#### EXERCISE DESCRIPTION
With nothing added and nothing dropped, write out all of the entries below.

#### Collected data
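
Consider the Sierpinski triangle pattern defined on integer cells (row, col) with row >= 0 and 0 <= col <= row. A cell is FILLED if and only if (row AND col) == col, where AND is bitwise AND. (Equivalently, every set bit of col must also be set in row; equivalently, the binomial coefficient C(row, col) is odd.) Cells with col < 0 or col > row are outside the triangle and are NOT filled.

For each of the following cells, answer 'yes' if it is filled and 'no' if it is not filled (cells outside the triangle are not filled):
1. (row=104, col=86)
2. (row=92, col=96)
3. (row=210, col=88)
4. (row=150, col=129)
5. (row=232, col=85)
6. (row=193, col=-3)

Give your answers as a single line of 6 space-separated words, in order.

(104,86): row=0b1101000, col=0b1010110, row AND col = 0b1000000 = 64; 64 != 86 -> empty
(92,96): col outside [0, 92] -> not filled
(210,88): row=0b11010010, col=0b1011000, row AND col = 0b1010000 = 80; 80 != 88 -> empty
(150,129): row=0b10010110, col=0b10000001, row AND col = 0b10000000 = 128; 128 != 129 -> empty
(232,85): row=0b11101000, col=0b1010101, row AND col = 0b1000000 = 64; 64 != 85 -> empty
(193,-3): col outside [0, 193] -> not filled

Answer: no no no no no no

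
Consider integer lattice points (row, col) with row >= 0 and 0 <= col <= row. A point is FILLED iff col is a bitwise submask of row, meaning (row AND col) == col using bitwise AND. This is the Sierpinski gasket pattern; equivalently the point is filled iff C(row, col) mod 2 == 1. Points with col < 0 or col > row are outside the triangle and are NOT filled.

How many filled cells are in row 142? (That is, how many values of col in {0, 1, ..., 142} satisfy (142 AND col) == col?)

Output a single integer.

Answer: 16

Derivation:
142 in binary = 10001110
popcount(142) = number of 1-bits in 10001110 = 4
A col c satisfies (142 AND c) == c iff every set bit of c is also set in 142; each of the 4 set bits of 142 can independently be on or off in c.
count = 2^4 = 16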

#### RESULT FOR THIS TASK
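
Consider the Sierpinski triangle pattern defined on integer cells (row, col) with row >= 0 and 0 <= col <= row. A cell is FILLED if and only if (row AND col) == col, where AND is bitwise AND. (Equivalently, every set bit of col must also be set in row; equivalently, the binomial coefficient C(row, col) is odd.) Cells with col < 0 or col > row are outside the triangle and are NOT filled.

For each of the following cells, answer 'yes' if it is filled and 'no' if it is not filled (cells outside the triangle are not filled):
1. (row=104, col=86)
2. (row=92, col=96)
3. (row=210, col=88)
4. (row=150, col=129)
5. (row=232, col=85)
6. (row=193, col=-3)

Give your answers as a single line of 6 space-separated words, in order.

(104,86): row=0b1101000, col=0b1010110, row AND col = 0b1000000 = 64; 64 != 86 -> empty
(92,96): col outside [0, 92] -> not filled
(210,88): row=0b11010010, col=0b1011000, row AND col = 0b1010000 = 80; 80 != 88 -> empty
(150,129): row=0b10010110, col=0b10000001, row AND col = 0b10000000 = 128; 128 != 129 -> empty
(232,85): row=0b11101000, col=0b1010101, row AND col = 0b1000000 = 64; 64 != 85 -> empty
(193,-3): col outside [0, 193] -> not filled

Answer: no no no no no no

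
Consider integer lattice points (row, col) with row >= 0 and 0 <= col <= row. A point is FILLED iff col is a bitwise submask of row, meaning (row AND col) == col using bitwise AND. This is the Sierpinski gasket pattern; equivalently the point is filled iff C(row, col) mod 2 == 1. Points with col < 0 or col > row are outside the triangle and are NOT filled.

How many filled cells are in row 142? (That is, how many values of col in {0, 1, ..., 142} satisfy (142 AND col) == col?)

Output a single integer.

Answer: 16

Derivation:
142 in binary = 10001110
popcount(142) = number of 1-bits in 10001110 = 4
A col c satisfies (142 AND c) == c iff every set bit of c is also set in 142; each of the 4 set bits of 142 can independently be on or off in c.
count = 2^4 = 16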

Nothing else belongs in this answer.